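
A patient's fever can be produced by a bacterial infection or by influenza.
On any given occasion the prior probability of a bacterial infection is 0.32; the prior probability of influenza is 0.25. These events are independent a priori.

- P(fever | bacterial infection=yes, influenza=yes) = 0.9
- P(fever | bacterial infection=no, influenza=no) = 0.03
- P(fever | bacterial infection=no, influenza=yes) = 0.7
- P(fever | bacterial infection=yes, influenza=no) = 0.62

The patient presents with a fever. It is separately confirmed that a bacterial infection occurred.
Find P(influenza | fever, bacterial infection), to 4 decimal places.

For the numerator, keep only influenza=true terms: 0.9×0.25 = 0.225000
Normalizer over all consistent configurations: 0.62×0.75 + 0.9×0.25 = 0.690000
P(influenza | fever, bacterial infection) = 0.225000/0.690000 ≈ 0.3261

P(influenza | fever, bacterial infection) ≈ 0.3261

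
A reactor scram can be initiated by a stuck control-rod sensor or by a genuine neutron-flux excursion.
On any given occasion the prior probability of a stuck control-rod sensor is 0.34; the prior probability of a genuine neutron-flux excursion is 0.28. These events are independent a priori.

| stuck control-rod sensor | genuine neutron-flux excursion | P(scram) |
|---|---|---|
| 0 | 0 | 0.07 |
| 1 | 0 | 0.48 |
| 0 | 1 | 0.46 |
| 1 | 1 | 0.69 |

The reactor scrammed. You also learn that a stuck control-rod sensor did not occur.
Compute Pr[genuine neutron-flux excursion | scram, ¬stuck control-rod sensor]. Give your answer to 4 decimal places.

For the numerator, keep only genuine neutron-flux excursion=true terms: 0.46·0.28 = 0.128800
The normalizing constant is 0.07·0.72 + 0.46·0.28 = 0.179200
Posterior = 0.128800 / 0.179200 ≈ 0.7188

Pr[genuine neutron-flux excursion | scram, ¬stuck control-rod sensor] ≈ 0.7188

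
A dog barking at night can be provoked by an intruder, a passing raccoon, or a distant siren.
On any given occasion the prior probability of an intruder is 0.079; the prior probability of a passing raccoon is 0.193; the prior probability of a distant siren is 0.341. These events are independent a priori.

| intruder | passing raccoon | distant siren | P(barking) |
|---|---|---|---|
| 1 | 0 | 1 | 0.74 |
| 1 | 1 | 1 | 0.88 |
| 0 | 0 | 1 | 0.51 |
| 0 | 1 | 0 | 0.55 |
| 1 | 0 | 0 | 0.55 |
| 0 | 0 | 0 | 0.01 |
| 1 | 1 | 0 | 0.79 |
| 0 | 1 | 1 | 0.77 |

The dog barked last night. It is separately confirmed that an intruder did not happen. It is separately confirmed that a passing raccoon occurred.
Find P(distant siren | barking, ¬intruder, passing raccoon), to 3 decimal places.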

=====

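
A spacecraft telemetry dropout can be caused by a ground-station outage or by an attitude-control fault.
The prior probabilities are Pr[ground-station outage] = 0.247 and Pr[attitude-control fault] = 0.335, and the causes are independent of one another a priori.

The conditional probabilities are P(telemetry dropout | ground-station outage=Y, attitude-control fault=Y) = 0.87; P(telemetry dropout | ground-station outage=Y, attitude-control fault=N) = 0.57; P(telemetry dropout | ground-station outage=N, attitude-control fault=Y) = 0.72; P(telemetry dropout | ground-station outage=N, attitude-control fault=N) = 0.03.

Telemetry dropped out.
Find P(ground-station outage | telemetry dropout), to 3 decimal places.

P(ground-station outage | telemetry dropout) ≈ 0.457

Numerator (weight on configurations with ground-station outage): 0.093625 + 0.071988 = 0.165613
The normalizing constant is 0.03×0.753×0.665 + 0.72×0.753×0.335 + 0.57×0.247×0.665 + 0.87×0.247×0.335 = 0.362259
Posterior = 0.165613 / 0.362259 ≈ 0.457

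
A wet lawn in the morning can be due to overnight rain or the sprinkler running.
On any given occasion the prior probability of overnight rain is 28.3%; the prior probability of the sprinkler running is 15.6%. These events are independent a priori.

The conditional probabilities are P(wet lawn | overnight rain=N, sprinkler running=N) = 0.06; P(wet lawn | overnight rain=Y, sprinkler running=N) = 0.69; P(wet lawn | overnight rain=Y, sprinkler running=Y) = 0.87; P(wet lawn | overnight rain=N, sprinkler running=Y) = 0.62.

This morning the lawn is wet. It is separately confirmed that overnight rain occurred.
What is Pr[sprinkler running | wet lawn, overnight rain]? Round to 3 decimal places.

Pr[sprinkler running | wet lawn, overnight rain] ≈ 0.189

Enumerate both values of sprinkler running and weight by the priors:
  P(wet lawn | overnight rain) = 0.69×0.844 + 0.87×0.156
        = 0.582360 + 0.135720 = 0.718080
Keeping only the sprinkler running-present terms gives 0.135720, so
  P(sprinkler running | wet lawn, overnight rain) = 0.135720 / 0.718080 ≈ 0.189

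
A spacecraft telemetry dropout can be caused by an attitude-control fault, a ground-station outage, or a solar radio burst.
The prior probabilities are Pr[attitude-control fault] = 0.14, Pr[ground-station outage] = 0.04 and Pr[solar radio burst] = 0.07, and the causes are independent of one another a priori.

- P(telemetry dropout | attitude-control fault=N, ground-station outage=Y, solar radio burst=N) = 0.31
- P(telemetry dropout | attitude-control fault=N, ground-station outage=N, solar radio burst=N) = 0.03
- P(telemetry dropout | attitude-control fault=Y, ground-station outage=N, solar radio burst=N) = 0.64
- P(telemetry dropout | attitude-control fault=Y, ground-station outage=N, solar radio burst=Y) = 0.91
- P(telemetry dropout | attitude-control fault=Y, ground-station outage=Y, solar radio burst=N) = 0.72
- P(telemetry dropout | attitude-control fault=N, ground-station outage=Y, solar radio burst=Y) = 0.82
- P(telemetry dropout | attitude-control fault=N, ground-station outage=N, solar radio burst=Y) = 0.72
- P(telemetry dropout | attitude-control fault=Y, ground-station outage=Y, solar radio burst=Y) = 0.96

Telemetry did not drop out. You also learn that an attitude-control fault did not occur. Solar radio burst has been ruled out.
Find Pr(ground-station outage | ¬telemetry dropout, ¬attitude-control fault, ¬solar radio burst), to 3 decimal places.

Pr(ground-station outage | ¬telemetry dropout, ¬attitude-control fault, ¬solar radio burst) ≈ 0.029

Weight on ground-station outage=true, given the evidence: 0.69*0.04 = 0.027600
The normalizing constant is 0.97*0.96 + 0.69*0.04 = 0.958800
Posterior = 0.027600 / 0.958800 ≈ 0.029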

=====

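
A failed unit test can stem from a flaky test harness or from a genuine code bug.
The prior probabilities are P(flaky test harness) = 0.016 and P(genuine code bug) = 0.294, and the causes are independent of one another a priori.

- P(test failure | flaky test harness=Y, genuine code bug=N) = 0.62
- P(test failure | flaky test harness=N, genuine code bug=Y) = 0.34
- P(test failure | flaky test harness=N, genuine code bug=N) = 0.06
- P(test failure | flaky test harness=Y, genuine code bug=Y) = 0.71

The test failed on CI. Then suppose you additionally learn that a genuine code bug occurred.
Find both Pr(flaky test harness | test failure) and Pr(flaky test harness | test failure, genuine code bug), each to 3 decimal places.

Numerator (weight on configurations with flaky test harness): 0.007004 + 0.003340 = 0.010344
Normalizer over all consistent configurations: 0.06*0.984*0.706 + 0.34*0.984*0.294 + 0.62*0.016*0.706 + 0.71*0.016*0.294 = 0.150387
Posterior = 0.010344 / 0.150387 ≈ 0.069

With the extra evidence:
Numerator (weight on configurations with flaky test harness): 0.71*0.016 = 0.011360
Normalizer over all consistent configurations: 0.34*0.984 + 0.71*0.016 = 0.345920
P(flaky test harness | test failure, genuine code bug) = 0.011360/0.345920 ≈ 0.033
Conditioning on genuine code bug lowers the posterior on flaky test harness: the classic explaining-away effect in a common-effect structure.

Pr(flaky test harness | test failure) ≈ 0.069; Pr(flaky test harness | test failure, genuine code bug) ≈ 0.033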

=====

TASK STATEMENT: Working from the data above, extract solely the lines from the one containing "A patient's fever" through the one containing "The reactor scrammed.", exactly as they appear, both included.

ANSWER BELOW:
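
A patient's fever can be produced by a bacterial infection or by influenza.
On any given occasion the prior probability of a bacterial infection is 0.32; the prior probability of influenza is 0.25. These events are independent a priori.

- P(fever | bacterial infection=yes, influenza=yes) = 0.9
- P(fever | bacterial infection=no, influenza=no) = 0.03
- P(fever | bacterial infection=no, influenza=yes) = 0.7
- P(fever | bacterial infection=yes, influenza=no) = 0.62

The patient presents with a fever. It is separately confirmed that a bacterial infection occurred.
Find P(influenza | fever, bacterial infection), to 4 decimal places.

For the numerator, keep only influenza=true terms: 0.9×0.25 = 0.225000
Normalizer over all consistent configurations: 0.62×0.75 + 0.9×0.25 = 0.690000
P(influenza | fever, bacterial infection) = 0.225000/0.690000 ≈ 0.3261

P(influenza | fever, bacterial infection) ≈ 0.3261

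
A reactor scram can be initiated by a stuck control-rod sensor or by a genuine neutron-flux excursion.
On any given occasion the prior probability of a stuck control-rod sensor is 0.34; the prior probability of a genuine neutron-flux excursion is 0.28. These events are independent a priori.

| stuck control-rod sensor | genuine neutron-flux excursion | P(scram) |
|---|---|---|
| 0 | 0 | 0.07 |
| 1 | 0 | 0.48 |
| 0 | 1 | 0.46 |
| 1 | 1 | 0.69 |

The reactor scrammed. You also learn that a stuck control-rod sensor did not occur.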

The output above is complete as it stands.